» Exercise description
In the data below, one line contains "Initial register (reg[0]" and a later one contains "Taps: tap positions". Print both, with every line between them, exactly and alone.

━━━━

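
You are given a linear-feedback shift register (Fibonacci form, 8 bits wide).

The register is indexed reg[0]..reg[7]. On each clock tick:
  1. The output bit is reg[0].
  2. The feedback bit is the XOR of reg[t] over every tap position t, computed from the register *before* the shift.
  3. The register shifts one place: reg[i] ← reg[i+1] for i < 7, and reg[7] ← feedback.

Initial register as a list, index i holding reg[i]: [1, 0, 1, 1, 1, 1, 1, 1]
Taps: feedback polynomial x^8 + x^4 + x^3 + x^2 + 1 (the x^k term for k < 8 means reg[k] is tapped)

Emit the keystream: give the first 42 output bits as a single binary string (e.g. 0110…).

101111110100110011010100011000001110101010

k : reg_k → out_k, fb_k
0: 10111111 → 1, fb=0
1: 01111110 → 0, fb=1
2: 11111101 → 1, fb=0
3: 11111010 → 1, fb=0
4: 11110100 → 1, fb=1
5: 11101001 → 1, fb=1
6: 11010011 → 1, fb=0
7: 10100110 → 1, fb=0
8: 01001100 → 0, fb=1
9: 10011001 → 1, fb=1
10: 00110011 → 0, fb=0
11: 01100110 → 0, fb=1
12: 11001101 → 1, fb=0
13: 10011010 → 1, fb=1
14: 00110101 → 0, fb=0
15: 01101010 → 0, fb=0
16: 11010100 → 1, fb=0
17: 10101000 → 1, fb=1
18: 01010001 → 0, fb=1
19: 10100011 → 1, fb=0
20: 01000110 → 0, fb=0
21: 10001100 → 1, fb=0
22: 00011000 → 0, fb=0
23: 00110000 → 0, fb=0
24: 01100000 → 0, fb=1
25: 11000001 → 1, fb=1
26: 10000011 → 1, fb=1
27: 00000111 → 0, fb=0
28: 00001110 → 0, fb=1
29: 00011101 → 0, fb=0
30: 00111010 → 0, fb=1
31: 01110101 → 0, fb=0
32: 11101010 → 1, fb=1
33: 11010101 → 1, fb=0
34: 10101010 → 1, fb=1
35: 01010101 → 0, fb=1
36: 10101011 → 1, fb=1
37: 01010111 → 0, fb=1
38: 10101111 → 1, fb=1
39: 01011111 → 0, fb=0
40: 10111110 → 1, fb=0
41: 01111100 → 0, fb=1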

━━━━

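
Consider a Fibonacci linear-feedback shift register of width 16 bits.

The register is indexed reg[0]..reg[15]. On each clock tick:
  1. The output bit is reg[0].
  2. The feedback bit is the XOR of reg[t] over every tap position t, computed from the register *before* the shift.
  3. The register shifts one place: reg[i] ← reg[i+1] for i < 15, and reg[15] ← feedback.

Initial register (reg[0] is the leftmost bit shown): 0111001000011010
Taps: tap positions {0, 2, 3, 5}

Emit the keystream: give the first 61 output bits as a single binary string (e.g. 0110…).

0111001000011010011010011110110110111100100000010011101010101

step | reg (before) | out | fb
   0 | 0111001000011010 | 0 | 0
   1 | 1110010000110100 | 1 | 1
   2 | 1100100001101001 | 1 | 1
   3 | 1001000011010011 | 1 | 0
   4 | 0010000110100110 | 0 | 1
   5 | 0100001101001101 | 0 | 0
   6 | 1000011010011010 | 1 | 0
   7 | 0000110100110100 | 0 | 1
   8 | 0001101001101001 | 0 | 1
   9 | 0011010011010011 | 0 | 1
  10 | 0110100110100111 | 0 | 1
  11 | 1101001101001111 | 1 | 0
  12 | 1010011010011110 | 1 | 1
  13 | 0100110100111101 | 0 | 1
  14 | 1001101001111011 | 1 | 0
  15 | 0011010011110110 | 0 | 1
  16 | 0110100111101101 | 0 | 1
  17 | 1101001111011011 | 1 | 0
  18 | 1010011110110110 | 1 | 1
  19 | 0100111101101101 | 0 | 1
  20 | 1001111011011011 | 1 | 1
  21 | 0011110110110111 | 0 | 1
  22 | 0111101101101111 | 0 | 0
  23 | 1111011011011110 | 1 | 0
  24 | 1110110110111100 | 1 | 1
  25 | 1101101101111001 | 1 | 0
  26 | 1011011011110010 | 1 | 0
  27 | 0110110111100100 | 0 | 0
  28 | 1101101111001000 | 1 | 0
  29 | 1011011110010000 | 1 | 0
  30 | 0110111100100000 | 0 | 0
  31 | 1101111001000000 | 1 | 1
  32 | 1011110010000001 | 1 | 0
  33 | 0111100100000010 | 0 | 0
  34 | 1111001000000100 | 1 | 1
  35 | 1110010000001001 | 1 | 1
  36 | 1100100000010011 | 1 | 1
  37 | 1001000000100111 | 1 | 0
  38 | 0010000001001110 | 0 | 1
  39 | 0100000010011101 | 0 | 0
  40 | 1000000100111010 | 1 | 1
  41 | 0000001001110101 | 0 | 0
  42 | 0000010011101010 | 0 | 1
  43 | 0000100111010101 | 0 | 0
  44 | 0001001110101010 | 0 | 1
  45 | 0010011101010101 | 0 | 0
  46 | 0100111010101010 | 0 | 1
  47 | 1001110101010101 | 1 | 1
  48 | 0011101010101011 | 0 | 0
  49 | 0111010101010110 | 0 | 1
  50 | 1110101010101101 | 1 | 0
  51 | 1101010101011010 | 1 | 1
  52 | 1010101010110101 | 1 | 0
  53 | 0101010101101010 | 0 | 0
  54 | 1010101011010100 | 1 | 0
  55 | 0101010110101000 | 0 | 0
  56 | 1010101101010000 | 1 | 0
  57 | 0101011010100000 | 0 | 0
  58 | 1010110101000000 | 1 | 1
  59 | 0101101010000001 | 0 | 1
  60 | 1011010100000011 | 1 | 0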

━━━━

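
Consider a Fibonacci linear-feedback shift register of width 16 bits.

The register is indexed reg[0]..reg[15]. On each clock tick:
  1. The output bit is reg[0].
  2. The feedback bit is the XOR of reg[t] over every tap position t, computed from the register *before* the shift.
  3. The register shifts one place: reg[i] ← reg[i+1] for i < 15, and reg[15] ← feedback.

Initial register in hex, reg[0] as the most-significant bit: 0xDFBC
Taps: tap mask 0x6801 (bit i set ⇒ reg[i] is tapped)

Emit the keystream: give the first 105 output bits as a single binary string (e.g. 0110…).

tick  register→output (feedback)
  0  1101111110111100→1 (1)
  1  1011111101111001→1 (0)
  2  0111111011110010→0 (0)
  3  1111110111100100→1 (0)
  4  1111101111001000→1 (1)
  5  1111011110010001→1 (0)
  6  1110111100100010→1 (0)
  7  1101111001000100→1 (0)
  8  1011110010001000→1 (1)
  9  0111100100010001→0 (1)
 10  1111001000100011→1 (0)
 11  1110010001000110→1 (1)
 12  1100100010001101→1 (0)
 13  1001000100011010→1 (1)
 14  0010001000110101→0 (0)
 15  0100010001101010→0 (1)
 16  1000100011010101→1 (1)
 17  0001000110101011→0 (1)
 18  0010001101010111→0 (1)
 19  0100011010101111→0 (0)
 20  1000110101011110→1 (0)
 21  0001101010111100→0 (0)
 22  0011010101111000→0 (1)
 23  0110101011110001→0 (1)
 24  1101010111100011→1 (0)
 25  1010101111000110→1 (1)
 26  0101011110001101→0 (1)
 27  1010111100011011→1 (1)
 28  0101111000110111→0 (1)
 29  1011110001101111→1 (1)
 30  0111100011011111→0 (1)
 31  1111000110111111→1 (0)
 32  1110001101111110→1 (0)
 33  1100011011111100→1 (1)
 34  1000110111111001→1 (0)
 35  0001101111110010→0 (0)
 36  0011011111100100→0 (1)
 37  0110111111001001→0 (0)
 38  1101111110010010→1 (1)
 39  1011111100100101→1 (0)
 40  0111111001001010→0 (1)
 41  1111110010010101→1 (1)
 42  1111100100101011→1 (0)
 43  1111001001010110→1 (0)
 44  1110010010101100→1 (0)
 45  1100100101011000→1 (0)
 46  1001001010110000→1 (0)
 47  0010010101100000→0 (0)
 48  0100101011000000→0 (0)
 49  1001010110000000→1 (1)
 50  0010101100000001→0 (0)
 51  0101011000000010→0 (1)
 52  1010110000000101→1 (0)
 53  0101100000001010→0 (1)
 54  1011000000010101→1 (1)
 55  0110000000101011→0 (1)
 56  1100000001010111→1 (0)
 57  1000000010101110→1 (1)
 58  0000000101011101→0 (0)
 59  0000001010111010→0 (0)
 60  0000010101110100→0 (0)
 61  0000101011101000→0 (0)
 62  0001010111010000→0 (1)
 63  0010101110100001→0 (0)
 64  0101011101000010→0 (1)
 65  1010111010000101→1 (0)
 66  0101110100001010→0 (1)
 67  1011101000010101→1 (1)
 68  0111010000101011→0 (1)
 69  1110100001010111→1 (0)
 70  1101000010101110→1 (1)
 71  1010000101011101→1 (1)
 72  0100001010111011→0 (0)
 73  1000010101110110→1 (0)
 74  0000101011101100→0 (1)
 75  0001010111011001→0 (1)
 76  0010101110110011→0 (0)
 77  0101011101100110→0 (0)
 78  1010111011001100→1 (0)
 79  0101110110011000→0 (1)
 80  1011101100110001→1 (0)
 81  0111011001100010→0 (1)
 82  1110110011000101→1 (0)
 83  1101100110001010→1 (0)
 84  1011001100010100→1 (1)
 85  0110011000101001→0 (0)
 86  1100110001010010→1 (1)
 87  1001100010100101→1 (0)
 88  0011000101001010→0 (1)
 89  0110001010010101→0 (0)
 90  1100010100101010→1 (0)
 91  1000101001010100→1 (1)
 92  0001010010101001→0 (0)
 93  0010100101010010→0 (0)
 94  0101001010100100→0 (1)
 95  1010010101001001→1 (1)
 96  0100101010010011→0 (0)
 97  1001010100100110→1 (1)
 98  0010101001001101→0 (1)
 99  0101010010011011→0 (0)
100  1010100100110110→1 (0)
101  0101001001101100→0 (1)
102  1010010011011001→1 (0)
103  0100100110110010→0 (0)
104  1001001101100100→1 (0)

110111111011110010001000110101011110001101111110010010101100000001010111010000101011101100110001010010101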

━━━━

» Answer to the exercise
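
Initial register (reg[0] is the leftmost bit shown): 0111001000011010
Taps: tap positions {0, 2, 3, 5}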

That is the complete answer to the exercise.